___ Material provided

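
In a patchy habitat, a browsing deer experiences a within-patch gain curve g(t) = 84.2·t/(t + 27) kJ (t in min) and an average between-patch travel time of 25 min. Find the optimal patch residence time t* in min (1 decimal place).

26.0 min

Optimal t* satisfies g'(t*) = g(t*)/(T + t*).
g'(t) = 84.2·27/(t + 27)². Setting 84.2·27/(t+27)² = 84.2t/[(t+27)(25+t)] gives 27(25+t) = t(t+27), so t² = 27×25 = 675.
t* = √675 = 25.98 min.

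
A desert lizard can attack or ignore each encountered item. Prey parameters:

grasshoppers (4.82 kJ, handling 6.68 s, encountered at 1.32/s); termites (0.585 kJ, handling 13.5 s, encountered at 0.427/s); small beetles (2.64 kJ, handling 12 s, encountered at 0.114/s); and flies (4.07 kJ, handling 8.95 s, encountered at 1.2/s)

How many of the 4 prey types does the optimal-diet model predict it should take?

E/h in descending order: grasshoppers 0.722, flies 0.455, small beetles 0.22, termites 0.0433 kJ/s. The optimal diet is the largest prefix of this list for which every included type satisfies E_i/h_i > R on the types above it.
Rate on top 1: 0.6481. flies: 0.455 < 0.6481 → exclude; stop.
Optimal diet: grasshoppers — 1 of 4 types.

1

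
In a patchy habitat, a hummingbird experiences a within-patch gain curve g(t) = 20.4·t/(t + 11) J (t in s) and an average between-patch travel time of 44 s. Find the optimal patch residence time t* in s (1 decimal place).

22.0 s

Maximise g(t)/(T+t): set derivative to zero → g'(t)(T+t) = g(t).
g'(t) = 20.4·11/(t + 11)². Setting 20.4·11/(t+11)² = 20.4t/[(t+11)(44+t)] gives 11(44+t) = t(t+11), so t² = 11×44 = 484.
t* = √484 = 22 s.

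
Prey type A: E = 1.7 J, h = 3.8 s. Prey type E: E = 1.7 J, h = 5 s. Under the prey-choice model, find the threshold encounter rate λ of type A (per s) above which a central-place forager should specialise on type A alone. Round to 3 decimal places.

Drop type E once their profitability E₂/h₂ falls below the rate achievable on type A alone: E₂/h₂ = λE₁/(1 + λh₁).
Solve for λ: λE₁h₂ = E₂(1 + λh₁) → λ(E₁h₂ − E₂h₁) = E₂ → λ = E₂/(E₁h₂ − E₂h₁).
λ = 1.7/(1.7×5 − 1.7×3.8) = 1.7/2.04 = 0.8333 per s.

0.833 per s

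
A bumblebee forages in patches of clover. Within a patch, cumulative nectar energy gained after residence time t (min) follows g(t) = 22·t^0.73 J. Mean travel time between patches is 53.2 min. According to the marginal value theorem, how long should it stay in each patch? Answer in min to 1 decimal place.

Optimal t* satisfies g'(t*) = g(t*)/(T + t*).
g'(t) = 0.73·22·t^-0.27. Setting 0.73·22·t^-0.27 = 22·t^0.73/(53.2+t) gives 0.73(53.2+t) = t, so 0.27·t = 0.73×53.2.
t* = 0.73×53.2/0.27 = 143.8 min.

143.8 min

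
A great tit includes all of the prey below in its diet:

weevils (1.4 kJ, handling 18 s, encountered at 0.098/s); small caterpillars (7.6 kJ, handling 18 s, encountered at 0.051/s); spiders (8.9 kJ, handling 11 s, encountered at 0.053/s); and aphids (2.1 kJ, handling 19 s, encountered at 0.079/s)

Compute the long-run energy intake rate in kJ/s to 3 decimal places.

0.202 kJ/s

R = Σλ_iE_i / (1 + Σλ_ih_i)
Numerator: 0.098×1.4 + 0.051×7.6 + 0.053×8.9 + 0.079×2.1 = 1.162
Denominator: 1 + 0.098×18 + 0.051×18 + 0.053×11 + 0.079×19 = 5.766
R = 1.162/5.766 = 0.2016 kJ/s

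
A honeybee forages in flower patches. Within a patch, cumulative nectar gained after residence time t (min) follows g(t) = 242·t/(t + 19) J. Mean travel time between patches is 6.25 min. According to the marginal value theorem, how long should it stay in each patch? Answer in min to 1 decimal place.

Maximise g(t)/(T+t): set derivative to zero → g'(t)(T+t) = g(t).
g'(t) = 242·19/(t + 19)². Setting 242·19/(t+19)² = 242t/[(t+19)(6.25+t)] gives 19(6.25+t) = t(t+19), so t² = 19×6.25 = 118.8.
t* = √118.8 = 10.9 min.

10.9 min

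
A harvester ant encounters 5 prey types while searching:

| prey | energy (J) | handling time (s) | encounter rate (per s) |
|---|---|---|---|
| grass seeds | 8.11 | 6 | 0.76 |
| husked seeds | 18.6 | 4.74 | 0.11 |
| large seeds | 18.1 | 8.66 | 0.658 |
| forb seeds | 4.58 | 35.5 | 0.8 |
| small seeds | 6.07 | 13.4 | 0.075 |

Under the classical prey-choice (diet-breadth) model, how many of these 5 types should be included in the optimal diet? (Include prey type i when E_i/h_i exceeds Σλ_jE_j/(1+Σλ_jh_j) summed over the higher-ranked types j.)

E/h in descending order: husked seeds 3.92, large seeds 2.09, grass seeds 1.35, small seeds 0.453, forb seeds 0.129 J/s. The optimal diet is the largest prefix of this list for which every included type satisfies E_i/h_i > R on the types above it.
Rate on top 1: 1.345. large seeds: 2.09 > 1.345 → include.
Rate on top 2: 1.933. grass seeds: 1.35 < 1.933 → exclude; stop.
Optimal diet: husked seeds, large seeds — 2 of 5 types.

2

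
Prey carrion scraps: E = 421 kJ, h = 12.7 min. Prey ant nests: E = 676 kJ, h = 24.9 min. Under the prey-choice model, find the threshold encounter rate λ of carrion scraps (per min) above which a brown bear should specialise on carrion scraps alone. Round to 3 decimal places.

0.356 per min

Drop ant nests once their profitability E₂/h₂ falls below the rate achievable on carrion scraps alone: E₂/h₂ = λE₁/(1 + λh₁).
Solve for λ: λE₁h₂ = E₂(1 + λh₁) → λ(E₁h₂ − E₂h₁) = E₂ → λ = E₂/(E₁h₂ − E₂h₁).
λ = 676/(421×24.9 − 676×12.7) = 676/1898 = 0.3562 per min.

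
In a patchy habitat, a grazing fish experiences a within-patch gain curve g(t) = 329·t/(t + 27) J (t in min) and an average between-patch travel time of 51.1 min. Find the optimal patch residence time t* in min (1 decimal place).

Optimal t* satisfies g'(t*) = g(t*)/(T + t*).
g'(t) = 329·27/(t + 27)². Setting 329·27/(t+27)² = 329t/[(t+27)(51.1+t)] gives 27(51.1+t) = t(t+27), so t² = 27×51.1 = 1380.
t* = √1380 = 37.14 min.

37.1 min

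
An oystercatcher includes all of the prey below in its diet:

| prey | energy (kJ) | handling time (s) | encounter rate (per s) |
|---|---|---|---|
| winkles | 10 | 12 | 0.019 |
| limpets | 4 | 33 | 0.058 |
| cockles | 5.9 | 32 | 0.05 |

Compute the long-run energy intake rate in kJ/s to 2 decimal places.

0.15 kJ/s

Energy encountered per unit search time: 0.019×10 + 0.058×4 + 0.05×5.9 = 0.717 kJ/s.
Handling time per unit search time: 0.019×12 + 0.058×33 + 0.05×32 = 3.742.
Rate = 0.717/(1 + 3.742) = 0.1512 kJ/s.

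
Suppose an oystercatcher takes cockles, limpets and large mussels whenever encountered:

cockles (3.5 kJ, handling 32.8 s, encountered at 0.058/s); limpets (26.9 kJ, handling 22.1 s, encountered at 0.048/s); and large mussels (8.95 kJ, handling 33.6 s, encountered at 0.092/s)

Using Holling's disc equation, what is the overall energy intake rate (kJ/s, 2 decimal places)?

0.33 kJ/s

R = (0.058×3.5 + 0.048×26.9 + 0.092×8.95) / (1 + 0.058×32.8 + 0.048×22.1 + 0.092×33.6) = 2.318/7.054 = 0.3285 kJ/s.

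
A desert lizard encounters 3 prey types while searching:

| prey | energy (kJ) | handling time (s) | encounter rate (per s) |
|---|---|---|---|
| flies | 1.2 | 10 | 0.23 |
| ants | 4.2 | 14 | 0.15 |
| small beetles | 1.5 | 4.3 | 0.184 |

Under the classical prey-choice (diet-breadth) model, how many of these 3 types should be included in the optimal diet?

2

Profitabilities (E/h, kJ/s): small beetles 0.349, ants 0.3, flies 0.12. Add prey in this order while the next type's profitability exceeds the intake rate on those already taken.
Rate on top 1: 0.1541. ants: 0.3 > 0.1541 → include.
Rate on top 2: 0.2328. flies: 0.12 < 0.2328 → exclude; stop.
Optimal diet: small beetles, ants — 2 of 3 types.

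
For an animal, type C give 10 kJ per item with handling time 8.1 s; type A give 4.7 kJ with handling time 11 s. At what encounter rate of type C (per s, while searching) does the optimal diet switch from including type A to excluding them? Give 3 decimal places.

At the threshold, the rate on type C alone equals the profitability of type A: λ·10/(1 + λ·8.1) = 4.7/11 = 0.4273.
Rearranging, λ(10 − 0.4273×8.1) = 0.4273, so λ = 0.4273/6.539 = 0.06534 per s.

0.065 per s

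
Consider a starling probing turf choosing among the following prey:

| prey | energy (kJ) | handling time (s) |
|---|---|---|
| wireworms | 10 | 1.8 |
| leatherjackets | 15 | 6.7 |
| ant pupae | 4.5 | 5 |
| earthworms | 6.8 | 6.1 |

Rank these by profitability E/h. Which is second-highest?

leatherjackets

In descending order of E/h:
wireworms: 10/1.8 = 5.56 kJ/s
leatherjackets: 15/6.7 = 2.24 kJ/s
earthworms: 6.8/6.1 = 1.11 kJ/s
ant pupae: 4.5/5 = 0.9 kJ/s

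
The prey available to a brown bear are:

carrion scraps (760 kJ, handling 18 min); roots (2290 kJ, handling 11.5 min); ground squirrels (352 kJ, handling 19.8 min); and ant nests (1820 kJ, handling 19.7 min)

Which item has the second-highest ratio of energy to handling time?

ant nests

Profitability E/h (kJ/min): carrion scraps = 760/18 = 42.2, roots = 2290/11.5 = 199, ground squirrels = 352/19.8 = 17.8, ant nests = 1820/19.7 = 92.4.
Ranked: roots > ant nests > carrion scraps > ground squirrels.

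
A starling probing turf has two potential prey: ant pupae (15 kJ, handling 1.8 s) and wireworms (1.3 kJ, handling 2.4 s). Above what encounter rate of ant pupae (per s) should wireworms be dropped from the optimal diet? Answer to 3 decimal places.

0.039 per s

At the threshold, the rate on ant pupae alone equals the profitability of wireworms: λ·15/(1 + λ·1.8) = 1.3/2.4 = 0.5417.
Rearranging, λ(15 − 0.5417×1.8) = 0.5417, so λ = 0.5417/14.03 = 0.03862 per s.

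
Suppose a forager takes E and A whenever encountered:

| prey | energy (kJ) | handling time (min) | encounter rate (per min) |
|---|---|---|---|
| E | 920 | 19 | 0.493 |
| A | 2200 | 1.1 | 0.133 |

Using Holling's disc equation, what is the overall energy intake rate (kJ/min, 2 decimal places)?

70.97 kJ/min

Energy encountered per unit search time: 0.493×920 + 0.133×2200 = 746.2 kJ/min.
Handling time per unit search time: 0.493×19 + 0.133×1.1 = 9.513.
Rate = 746.2/(1 + 9.513) = 70.97 kJ/min.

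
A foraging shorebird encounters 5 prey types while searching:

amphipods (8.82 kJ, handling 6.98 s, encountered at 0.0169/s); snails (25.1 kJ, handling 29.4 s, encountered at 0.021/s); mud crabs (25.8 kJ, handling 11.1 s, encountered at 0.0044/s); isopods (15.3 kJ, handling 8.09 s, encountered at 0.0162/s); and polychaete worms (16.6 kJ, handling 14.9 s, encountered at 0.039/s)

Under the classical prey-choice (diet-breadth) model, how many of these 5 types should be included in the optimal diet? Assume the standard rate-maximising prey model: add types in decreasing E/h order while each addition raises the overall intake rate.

5

Profitabilities (E/h, kJ/s): mud crabs 2.32, isopods 1.89, amphipods 1.26, polychaete worms 1.11, snails 0.854. Add prey in this order while the next type's profitability exceeds the intake rate on those already taken.
Rate on top 1: 0.1082. isopods: 1.89 > 0.1082 → include.
Rate on top 2: 0.3063. amphipods: 1.26 > 0.3063 → include.
Rate on top 3: 0.3933. polychaete worms: 1.11 > 0.3933 → include.
Rate on top 4: 0.6162. snails: 0.854 > 0.6162 → include.
Optimal diet: mud crabs, isopods, amphipods, polychaete worms, snails — 5 of 5 types.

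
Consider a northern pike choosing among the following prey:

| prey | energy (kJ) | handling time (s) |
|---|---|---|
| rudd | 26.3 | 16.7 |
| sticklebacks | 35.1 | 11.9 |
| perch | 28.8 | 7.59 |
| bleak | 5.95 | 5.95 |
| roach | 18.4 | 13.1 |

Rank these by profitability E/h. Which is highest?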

______

Exercise objective
State how many lines above contain the string "among", with no other words.

Result of this exercise
2